▶ Exercise objective
Please find all lines containing "quotient" in the listing below and copy them.

▶ Excerpted records
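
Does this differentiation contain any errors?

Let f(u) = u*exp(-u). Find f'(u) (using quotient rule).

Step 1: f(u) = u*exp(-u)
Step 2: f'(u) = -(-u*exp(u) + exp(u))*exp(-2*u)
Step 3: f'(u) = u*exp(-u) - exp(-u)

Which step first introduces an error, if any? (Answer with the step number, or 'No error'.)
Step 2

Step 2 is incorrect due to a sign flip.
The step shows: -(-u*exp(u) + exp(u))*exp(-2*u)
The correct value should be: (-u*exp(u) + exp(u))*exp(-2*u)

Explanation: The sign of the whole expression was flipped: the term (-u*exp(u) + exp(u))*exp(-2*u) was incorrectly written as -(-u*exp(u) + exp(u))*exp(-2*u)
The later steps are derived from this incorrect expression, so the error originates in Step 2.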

* * *

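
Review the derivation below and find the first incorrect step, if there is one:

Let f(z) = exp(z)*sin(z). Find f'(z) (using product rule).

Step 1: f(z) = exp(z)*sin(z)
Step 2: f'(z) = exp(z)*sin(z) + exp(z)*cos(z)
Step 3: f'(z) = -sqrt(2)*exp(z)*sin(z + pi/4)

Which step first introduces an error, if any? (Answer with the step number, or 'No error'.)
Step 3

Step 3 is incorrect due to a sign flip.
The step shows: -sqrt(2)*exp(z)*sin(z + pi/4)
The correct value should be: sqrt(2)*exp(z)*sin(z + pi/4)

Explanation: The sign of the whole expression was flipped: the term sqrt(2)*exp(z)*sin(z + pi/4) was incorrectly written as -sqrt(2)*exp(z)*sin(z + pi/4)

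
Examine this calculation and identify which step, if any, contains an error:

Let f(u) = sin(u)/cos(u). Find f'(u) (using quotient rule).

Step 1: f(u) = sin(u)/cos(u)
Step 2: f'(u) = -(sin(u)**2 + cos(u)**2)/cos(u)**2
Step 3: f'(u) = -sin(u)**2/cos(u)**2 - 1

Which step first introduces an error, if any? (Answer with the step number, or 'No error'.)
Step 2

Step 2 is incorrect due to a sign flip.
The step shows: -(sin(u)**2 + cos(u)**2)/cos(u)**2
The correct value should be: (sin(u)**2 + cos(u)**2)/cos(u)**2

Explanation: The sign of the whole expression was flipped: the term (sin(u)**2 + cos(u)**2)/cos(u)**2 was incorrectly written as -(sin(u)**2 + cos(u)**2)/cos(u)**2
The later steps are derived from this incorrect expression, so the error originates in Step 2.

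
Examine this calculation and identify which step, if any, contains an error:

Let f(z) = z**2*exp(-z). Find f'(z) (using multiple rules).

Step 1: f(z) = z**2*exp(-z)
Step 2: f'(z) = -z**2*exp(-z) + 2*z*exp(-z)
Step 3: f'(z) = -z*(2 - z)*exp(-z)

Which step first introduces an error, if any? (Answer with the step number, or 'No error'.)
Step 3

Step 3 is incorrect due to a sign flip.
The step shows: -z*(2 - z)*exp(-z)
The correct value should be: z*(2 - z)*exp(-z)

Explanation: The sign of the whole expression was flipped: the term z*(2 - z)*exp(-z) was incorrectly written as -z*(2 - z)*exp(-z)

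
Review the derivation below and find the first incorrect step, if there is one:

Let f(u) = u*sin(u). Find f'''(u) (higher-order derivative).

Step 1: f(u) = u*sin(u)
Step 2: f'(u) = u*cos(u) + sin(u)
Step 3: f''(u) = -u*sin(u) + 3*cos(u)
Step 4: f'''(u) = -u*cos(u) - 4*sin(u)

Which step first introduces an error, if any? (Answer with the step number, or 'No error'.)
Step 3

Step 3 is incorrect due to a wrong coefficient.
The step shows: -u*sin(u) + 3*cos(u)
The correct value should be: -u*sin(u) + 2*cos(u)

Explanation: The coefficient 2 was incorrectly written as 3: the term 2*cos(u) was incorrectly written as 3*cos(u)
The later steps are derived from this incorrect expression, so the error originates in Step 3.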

* * *

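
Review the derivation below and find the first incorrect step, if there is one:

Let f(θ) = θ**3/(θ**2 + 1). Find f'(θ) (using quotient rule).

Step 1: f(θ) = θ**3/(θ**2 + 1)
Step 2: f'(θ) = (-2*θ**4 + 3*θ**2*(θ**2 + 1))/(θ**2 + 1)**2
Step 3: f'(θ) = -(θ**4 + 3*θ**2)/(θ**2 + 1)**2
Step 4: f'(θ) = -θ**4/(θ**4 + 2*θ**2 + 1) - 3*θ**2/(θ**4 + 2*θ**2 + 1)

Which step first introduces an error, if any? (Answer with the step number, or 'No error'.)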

▶ Solution to the problem
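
Let f(u) = u*exp(-u). Find f'(u) (using quotient rule).
Let f(u) = sin(u)/cos(u). Find f'(u) (using quotient rule).
Let f(θ) = θ**3/(θ**2 + 1). Find f'(θ) (using quotient rule).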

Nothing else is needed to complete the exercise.